Extract the full set of records that follows, word for word.

Stored data:
• • •
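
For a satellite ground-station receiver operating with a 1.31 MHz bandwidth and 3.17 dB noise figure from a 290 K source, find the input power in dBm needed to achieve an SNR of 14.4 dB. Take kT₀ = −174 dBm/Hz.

−95.3 dBm

Sensitivity = −174 + 10 log₁₀(B) + NF + SNR_min
= −174 + 61.17 + 3.17 + 14.4
= −95.26 dBm → −95.3 dBm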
• • •
> _Result for this task_
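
For a satellite ground-station receiver operating with a 1.31 MHz bandwidth and 3.17 dB noise figure from a 290 K source, find the input power in dBm needed to achieve an SNR of 14.4 dB. Take kT₀ = −174 dBm/Hz.

−95.3 dBm

Sensitivity = −174 + 10 log₁₀(B) + NF + SNR_min
= −174 + 61.17 + 3.17 + 14.4
= −95.26 dBm → −95.3 dBm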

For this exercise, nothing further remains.